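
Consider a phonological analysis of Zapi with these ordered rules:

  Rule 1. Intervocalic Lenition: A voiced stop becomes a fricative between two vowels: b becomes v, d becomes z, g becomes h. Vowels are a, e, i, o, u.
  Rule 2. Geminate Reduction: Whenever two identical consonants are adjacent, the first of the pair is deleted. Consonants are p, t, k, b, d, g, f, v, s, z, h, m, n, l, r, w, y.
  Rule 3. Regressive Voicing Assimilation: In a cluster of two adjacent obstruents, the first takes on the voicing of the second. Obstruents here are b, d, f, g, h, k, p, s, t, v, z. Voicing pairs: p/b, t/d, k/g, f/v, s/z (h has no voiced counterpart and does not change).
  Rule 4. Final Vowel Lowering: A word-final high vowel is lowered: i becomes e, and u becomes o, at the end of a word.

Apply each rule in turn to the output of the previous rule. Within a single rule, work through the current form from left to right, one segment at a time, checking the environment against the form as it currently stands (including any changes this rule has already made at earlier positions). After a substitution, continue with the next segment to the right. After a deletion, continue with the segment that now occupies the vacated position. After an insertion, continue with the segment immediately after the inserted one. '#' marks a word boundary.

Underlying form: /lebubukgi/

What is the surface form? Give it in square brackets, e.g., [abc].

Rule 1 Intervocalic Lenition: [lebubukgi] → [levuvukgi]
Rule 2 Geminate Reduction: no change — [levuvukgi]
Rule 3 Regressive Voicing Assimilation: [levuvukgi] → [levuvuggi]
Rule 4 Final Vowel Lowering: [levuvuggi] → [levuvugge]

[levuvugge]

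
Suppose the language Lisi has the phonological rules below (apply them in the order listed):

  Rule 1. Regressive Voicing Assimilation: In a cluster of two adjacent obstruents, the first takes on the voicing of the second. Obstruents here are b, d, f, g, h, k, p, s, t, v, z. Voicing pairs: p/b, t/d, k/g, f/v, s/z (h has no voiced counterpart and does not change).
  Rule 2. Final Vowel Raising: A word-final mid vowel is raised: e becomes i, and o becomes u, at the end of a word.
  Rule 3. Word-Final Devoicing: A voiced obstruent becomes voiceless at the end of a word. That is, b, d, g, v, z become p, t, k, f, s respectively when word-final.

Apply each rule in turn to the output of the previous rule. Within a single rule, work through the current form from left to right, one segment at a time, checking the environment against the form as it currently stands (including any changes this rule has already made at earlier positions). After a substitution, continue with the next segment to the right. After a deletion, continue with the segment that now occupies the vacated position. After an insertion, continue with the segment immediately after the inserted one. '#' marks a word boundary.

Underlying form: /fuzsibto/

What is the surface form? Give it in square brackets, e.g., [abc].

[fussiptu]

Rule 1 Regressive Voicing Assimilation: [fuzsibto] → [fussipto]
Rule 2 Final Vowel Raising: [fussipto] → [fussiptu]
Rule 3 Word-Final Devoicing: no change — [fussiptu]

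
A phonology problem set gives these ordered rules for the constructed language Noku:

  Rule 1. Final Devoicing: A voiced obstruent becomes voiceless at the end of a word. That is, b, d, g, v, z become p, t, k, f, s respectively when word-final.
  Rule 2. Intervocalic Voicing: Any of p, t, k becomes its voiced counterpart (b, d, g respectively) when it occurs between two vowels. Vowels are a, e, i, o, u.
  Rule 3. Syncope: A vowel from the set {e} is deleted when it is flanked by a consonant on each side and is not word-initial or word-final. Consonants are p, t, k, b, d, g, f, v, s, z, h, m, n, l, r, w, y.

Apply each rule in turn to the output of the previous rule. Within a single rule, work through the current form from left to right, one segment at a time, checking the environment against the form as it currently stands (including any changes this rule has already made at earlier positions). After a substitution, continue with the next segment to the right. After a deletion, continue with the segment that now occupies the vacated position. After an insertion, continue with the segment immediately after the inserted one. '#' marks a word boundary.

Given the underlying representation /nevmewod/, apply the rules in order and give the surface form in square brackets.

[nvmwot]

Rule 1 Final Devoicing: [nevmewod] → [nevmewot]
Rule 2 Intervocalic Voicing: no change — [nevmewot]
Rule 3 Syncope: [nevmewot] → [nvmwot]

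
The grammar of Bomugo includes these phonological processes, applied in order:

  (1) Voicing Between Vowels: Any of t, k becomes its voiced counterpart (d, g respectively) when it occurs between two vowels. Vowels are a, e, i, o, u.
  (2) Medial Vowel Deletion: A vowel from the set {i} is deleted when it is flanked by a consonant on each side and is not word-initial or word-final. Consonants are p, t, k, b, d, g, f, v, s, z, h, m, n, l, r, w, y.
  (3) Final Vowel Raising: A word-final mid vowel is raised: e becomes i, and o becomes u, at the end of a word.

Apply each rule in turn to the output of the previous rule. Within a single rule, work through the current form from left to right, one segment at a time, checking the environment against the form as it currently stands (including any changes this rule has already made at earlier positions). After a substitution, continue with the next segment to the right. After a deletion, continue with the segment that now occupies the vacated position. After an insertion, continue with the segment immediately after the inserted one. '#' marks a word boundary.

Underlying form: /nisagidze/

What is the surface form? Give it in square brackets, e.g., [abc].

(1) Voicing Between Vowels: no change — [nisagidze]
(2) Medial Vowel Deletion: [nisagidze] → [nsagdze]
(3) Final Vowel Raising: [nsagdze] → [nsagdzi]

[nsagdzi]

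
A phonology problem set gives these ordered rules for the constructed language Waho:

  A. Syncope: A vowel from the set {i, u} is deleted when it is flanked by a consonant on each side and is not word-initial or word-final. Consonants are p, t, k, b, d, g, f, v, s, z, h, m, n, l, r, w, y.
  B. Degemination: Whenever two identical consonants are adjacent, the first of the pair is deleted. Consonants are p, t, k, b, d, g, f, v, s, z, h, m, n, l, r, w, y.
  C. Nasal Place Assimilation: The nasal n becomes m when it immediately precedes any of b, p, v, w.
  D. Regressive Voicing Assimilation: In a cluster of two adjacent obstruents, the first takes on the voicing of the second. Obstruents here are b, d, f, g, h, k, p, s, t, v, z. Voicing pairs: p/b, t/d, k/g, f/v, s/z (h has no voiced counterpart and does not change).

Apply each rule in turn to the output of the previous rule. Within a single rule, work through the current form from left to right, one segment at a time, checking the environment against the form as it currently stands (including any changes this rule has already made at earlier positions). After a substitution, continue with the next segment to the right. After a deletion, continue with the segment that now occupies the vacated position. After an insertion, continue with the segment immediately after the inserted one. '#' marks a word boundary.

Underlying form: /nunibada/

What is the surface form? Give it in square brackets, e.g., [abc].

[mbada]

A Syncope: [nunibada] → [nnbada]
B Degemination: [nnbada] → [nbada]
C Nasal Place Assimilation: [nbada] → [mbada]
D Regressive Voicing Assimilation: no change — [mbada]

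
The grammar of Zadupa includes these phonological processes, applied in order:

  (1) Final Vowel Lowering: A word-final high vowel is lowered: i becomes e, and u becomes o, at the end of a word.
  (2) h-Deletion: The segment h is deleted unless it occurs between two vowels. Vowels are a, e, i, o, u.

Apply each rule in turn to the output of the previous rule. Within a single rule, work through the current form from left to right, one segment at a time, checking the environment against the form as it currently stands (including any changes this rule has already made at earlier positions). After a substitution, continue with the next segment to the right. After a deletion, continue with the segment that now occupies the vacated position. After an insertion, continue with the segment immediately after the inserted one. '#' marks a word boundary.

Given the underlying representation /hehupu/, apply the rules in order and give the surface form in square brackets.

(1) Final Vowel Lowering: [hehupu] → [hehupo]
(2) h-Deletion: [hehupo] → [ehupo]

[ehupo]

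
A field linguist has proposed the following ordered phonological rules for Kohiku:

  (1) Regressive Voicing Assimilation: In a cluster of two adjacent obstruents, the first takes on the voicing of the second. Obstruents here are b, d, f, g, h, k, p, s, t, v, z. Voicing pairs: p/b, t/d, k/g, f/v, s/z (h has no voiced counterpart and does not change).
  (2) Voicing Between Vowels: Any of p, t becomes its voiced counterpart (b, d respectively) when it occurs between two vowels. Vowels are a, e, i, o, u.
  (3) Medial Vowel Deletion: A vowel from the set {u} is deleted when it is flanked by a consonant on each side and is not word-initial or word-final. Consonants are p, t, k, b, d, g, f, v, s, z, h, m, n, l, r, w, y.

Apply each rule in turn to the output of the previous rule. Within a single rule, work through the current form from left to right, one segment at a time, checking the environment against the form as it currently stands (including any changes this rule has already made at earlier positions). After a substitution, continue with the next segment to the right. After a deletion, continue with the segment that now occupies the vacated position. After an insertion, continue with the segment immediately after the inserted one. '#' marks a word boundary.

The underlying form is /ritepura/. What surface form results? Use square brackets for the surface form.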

▶ WHAT THIS TASK INVOLVES: Retype, in the same exact form, the lines of the material above from the line holding "Given the underlying representation /hehupu/, apply" through the line holding "A field linguist".

▶ PROBLEM SOLUTION:
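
Given the underlying representation /hehupu/, apply the rules in order and give the surface form in square brackets.

(1) Final Vowel Lowering: [hehupu] → [hehupo]
(2) h-Deletion: [hehupo] → [ehupo]

[ehupo]

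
A field linguist has proposed the following ordered phonological rules for Kohiku: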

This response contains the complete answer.